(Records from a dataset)
——————————

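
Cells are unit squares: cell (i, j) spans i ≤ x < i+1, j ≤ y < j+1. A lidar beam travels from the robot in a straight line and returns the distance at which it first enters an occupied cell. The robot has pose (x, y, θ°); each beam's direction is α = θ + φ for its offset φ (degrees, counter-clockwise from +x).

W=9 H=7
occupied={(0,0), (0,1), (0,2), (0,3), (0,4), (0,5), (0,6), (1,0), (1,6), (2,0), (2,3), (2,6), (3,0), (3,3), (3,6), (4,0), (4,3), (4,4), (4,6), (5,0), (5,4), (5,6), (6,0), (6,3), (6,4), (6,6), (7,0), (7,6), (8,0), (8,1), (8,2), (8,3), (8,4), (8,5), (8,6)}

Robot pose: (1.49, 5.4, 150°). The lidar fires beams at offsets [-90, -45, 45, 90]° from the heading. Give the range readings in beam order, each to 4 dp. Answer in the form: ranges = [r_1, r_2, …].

ranges = [0.6928, 0.6212, 0.5073, 0.9800]

beam 1: φ=-90°, α=60°
  cosα=0.5000 sinα=0.8660 | (1,5) | tMaxX 1.0200 tMaxY 0.6928 | tΔX 2.0000 tΔY 1.1547
    t=0.6928 [y] (1,6) — stop
  → r_1 = 0.6928
beam 2: φ=-45°, α=105°
  cosα=-0.2588 sinα=0.9659 | (1,5) | tMaxX 1.8932 tMaxY 0.6212 | tΔX 3.8637 tΔY 1.0353
    t=0.6212 [y] (1,6) — stop
  → r_2 = 0.6212
beam 3: φ=45°, α=195°
  cosα=-0.9659 sinα=-0.2588 | (1,5) | tMaxX 0.5073 tMaxY 1.5455 | tΔX 1.0353 tΔY 3.8637
    t=0.5073 [x] (0,5) — stop
  → r_3 = 0.5073
beam 4: φ=90°, α=240°
  cosα=-0.5000 sinα=-0.8660 | (1,5) | tMaxX 0.9800 tMaxY 0.4619 | tΔX 2.0000 tΔY 1.1547
    t=0.4619 [y] (1,4)
    t=0.9800 [x] (0,4) — stop
  → r_4 = 0.9800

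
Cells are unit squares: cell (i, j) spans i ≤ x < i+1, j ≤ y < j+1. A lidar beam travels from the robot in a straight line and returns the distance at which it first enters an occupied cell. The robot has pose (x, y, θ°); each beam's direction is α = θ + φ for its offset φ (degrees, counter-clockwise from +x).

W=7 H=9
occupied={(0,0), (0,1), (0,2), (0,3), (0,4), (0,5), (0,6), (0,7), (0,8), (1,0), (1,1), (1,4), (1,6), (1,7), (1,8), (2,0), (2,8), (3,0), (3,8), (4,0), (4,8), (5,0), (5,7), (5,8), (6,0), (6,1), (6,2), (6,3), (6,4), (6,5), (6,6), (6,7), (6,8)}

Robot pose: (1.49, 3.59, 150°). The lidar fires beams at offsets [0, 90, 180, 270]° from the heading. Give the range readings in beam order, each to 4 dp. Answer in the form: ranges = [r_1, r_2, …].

ranges = [0.5658, 0.9800, 5.1800, 0.4734]

beam 1: φ=0°, α=150°
  direction (-0.8660, 0.5000); cell (1,3); t to first gridline: x 0.5658, y 0.8200 (then +1.1547 / +2.0000)
    (0,3) via x @ 0.5658  # hit
  → r_1 = 0.5658
beam 2: φ=90°, α=240°
  direction (-0.5000, -0.8660); cell (1,3); t to first gridline: x 0.9800, y 0.6813 (then +2.0000 / +1.1547)
    (1,2) via y @ 0.6813
    (0,2) via x @ 0.9800  # hit
  → r_2 = 0.9800
beam 3: φ=180°, α=330°
  direction (0.8660, -0.5000); cell (1,3); t to first gridline: x 0.5889, y 1.1800 (then +1.1547 / +2.0000)
    (2,3) via x @ 0.5889
    (2,2) via y @ 1.1800
    (3,2) via x @ 1.7436
    (4,2) via x @ 2.8983
    (4,1) via y @ 3.1800
    (5,1) via x @ 4.0530
    (5,0) via y @ 5.1800  # hit
  → r_3 = 5.1800
beam 4: φ=270°, α=60°
  direction (0.5000, 0.8660); cell (1,3); t to first gridline: x 1.0200, y 0.4734 (then +2.0000 / +1.1547)
    (1,4) via y @ 0.4734  # hit
  → r_4 = 0.4734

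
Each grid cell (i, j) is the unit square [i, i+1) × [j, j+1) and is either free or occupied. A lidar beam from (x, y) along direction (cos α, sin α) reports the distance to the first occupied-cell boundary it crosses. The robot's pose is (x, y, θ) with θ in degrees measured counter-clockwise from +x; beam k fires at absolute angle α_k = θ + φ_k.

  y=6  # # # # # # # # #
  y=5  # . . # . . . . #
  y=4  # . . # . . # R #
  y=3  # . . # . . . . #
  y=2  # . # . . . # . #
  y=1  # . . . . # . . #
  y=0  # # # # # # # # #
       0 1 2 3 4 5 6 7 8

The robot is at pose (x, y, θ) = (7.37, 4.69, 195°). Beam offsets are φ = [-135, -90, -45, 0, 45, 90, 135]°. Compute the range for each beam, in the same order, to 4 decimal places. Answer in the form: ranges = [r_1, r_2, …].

beam 1: φ=-135°, α=60°
  direction (0.5000, 0.8660); cell (7,4); t to first gridline: x 1.2600, y 0.3580 (then +2.0000 / +1.1547)
    (7,5) via y @ 0.3580
    (8,5) via x @ 1.2600  # hit
  → r_1 = 1.2600
beam 2: φ=-90°, α=105°
  direction (-0.2588, 0.9659); cell (7,4); t to first gridline: x 1.4296, y 0.3209 (then +3.8637 / +1.0353)
    (7,5) via y @ 0.3209
    (7,6) via y @ 1.3562  # hit
  → r_2 = 1.3562
beam 3: φ=-45°, α=150°
  direction (-0.8660, 0.5000); cell (7,4); t to first gridline: x 0.4272, y 0.6200 (then +1.1547 / +2.0000)
    (6,4) via x @ 0.4272  # hit
  → r_3 = 0.4272
beam 4: φ=0°, α=195°
  direction (-0.9659, -0.2588); cell (7,4); t to first gridline: x 0.3831, y 2.6660 (then +1.0353 / +3.8637)
    (6,4) via x @ 0.3831  # hit
  → r_4 = 0.3831
beam 5: φ=45°, α=240°
  direction (-0.5000, -0.8660); cell (7,4); t to first gridline: x 0.7400, y 0.7967 (then +2.0000 / +1.1547)
    (6,4) via x @ 0.7400  # hit
  → r_5 = 0.7400
beam 6: φ=90°, α=285°
  direction (0.2588, -0.9659); cell (7,4); t to first gridline: x 2.4341, y 0.7143 (then +3.8637 / +1.0353)
    (7,3) via y @ 0.7143
    (7,2) via y @ 1.7496
    (8,2) via x @ 2.4341  # hit
  → r_6 = 2.4341
beam 7: φ=135°, α=330°
  direction (0.8660, -0.5000); cell (7,4); t to first gridline: x 0.7275, y 1.3800 (then +1.1547 / +2.0000)
    (8,4) via x @ 0.7275  # hit
  → r_7 = 0.7275

ranges = [1.2600, 1.3562, 0.4272, 0.3831, 0.7400, 2.4341, 0.7275]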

——————————

## [Try it]
Each line above is to be restated exactly.

## [Task answer]
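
Cells are unit squares: cell (i, j) spans i ≤ x < i+1, j ≤ y < j+1. A lidar beam travels from the robot in a straight line and returns the distance at which it first enters an occupied cell. The robot has pose (x, y, θ°); each beam's direction is α = θ + φ for its offset φ (degrees, counter-clockwise from +x).

W=9 H=7
occupied={(0,0), (0,1), (0,2), (0,3), (0,4), (0,5), (0,6), (1,0), (1,6), (2,0), (2,3), (2,6), (3,0), (3,3), (3,6), (4,0), (4,3), (4,4), (4,6), (5,0), (5,4), (5,6), (6,0), (6,3), (6,4), (6,6), (7,0), (7,6), (8,0), (8,1), (8,2), (8,3), (8,4), (8,5), (8,6)}

Robot pose: (1.49, 5.4, 150°). The lidar fires beams at offsets [-90, -45, 45, 90]° from the heading. Give the range readings in beam order, each to 4 dp. Answer in the form: ranges = [r_1, r_2, …].

ranges = [0.6928, 0.6212, 0.5073, 0.9800]

beam 1: φ=-90°, α=60°
  cosα=0.5000 sinα=0.8660 | (1,5) | tMaxX 1.0200 tMaxY 0.6928 | tΔX 2.0000 tΔY 1.1547
    t=0.6928 [y] (1,6) — stop
  → r_1 = 0.6928
beam 2: φ=-45°, α=105°
  cosα=-0.2588 sinα=0.9659 | (1,5) | tMaxX 1.8932 tMaxY 0.6212 | tΔX 3.8637 tΔY 1.0353
    t=0.6212 [y] (1,6) — stop
  → r_2 = 0.6212
beam 3: φ=45°, α=195°
  cosα=-0.9659 sinα=-0.2588 | (1,5) | tMaxX 0.5073 tMaxY 1.5455 | tΔX 1.0353 tΔY 3.8637
    t=0.5073 [x] (0,5) — stop
  → r_3 = 0.5073
beam 4: φ=90°, α=240°
  cosα=-0.5000 sinα=-0.8660 | (1,5) | tMaxX 0.9800 tMaxY 0.4619 | tΔX 2.0000 tΔY 1.1547
    t=0.4619 [y] (1,4)
    t=0.9800 [x] (0,4) — stop
  → r_4 = 0.9800

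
Cells are unit squares: cell (i, j) spans i ≤ x < i+1, j ≤ y < j+1. A lidar beam travels from the robot in a straight line and returns the distance at which it first enters an occupied cell. The robot has pose (x, y, θ°); each beam's direction is α = θ + φ for its offset φ (degrees, counter-clockwise from +x).

W=7 H=9
occupied={(0,0), (0,1), (0,2), (0,3), (0,4), (0,5), (0,6), (0,7), (0,8), (1,0), (1,1), (1,4), (1,6), (1,7), (1,8), (2,0), (2,8), (3,0), (3,8), (4,0), (4,8), (5,0), (5,7), (5,8), (6,0), (6,1), (6,2), (6,3), (6,4), (6,5), (6,6), (6,7), (6,8)}

Robot pose: (1.49, 3.59, 150°). The lidar fires beams at offsets [0, 90, 180, 270]° from the heading. Give the range readings in beam order, each to 4 dp. Answer in the form: ranges = [r_1, r_2, …].

ranges = [0.5658, 0.9800, 5.1800, 0.4734]

beam 1: φ=0°, α=150°
  direction (-0.8660, 0.5000); cell (1,3); t to first gridline: x 0.5658, y 0.8200 (then +1.1547 / +2.0000)
    (0,3) via x @ 0.5658  # hit
  → r_1 = 0.5658
beam 2: φ=90°, α=240°
  direction (-0.5000, -0.8660); cell (1,3); t to first gridline: x 0.9800, y 0.6813 (then +2.0000 / +1.1547)
    (1,2) via y @ 0.6813
    (0,2) via x @ 0.9800  # hit
  → r_2 = 0.9800
beam 3: φ=180°, α=330°
  direction (0.8660, -0.5000); cell (1,3); t to first gridline: x 0.5889, y 1.1800 (then +1.1547 / +2.0000)
    (2,3) via x @ 0.5889
    (2,2) via y @ 1.1800
    (3,2) via x @ 1.7436
    (4,2) via x @ 2.8983
    (4,1) via y @ 3.1800
    (5,1) via x @ 4.0530
    (5,0) via y @ 5.1800  # hit
  → r_3 = 5.1800
beam 4: φ=270°, α=60°
  direction (0.5000, 0.8660); cell (1,3); t to first gridline: x 1.0200, y 0.4734 (then +2.0000 / +1.1547)
    (1,4) via y @ 0.4734  # hit
  → r_4 = 0.4734

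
Each grid cell (i, j) is the unit square [i, i+1) × [j, j+1) and is either free or occupied. A lidar beam from (x, y) along direction (cos α, sin α) reports the distance to the first occupied-cell boundary it crosses. The robot's pose is (x, y, θ) with θ in degrees measured counter-clockwise from +x; beam k fires at absolute angle α_k = θ + φ_k.

  y=6  # # # # # # # # #
  y=5  # . . # . . . . #
  y=4  # . . # . . # R #
  y=3  # . . # . . . . #
  y=2  # . # . . . # . #
  y=1  # . . . . # . . #
  y=0  # # # # # # # # #
       0 1 2 3 4 5 6 7 8

The robot is at pose (x, y, θ) = (7.37, 4.69, 195°). Beam offsets are φ = [-135, -90, -45, 0, 45, 90, 135]°. Compute the range for each beam, in the same order, to 4 decimal places. Answer in the form: ranges = [r_1, r_2, …].

beam 1: φ=-135°, α=60°
  direction (0.5000, 0.8660); cell (7,4); t to first gridline: x 1.2600, y 0.3580 (then +2.0000 / +1.1547)
    (7,5) via y @ 0.3580
    (8,5) via x @ 1.2600  # hit
  → r_1 = 1.2600
beam 2: φ=-90°, α=105°
  direction (-0.2588, 0.9659); cell (7,4); t to first gridline: x 1.4296, y 0.3209 (then +3.8637 / +1.0353)
    (7,5) via y @ 0.3209
    (7,6) via y @ 1.3562  # hit
  → r_2 = 1.3562
beam 3: φ=-45°, α=150°
  direction (-0.8660, 0.5000); cell (7,4); t to first gridline: x 0.4272, y 0.6200 (then +1.1547 / +2.0000)
    (6,4) via x @ 0.4272  # hit
  → r_3 = 0.4272
beam 4: φ=0°, α=195°
  direction (-0.9659, -0.2588); cell (7,4); t to first gridline: x 0.3831, y 2.6660 (then +1.0353 / +3.8637)
    (6,4) via x @ 0.3831  # hit
  → r_4 = 0.3831
beam 5: φ=45°, α=240°
  direction (-0.5000, -0.8660); cell (7,4); t to first gridline: x 0.7400, y 0.7967 (then +2.0000 / +1.1547)
    (6,4) via x @ 0.7400  # hit
  → r_5 = 0.7400
beam 6: φ=90°, α=285°
  direction (0.2588, -0.9659); cell (7,4); t to first gridline: x 2.4341, y 0.7143 (then +3.8637 / +1.0353)
    (7,3) via y @ 0.7143
    (7,2) via y @ 1.7496
    (8,2) via x @ 2.4341  # hit
  → r_6 = 2.4341
beam 7: φ=135°, α=330°
  direction (0.8660, -0.5000); cell (7,4); t to first gridline: x 0.7275, y 1.3800 (then +1.1547 / +2.0000)
    (8,4) via x @ 0.7275  # hit
  → r_7 = 0.7275

ranges = [1.2600, 1.3562, 0.4272, 0.3831, 0.7400, 2.4341, 0.7275]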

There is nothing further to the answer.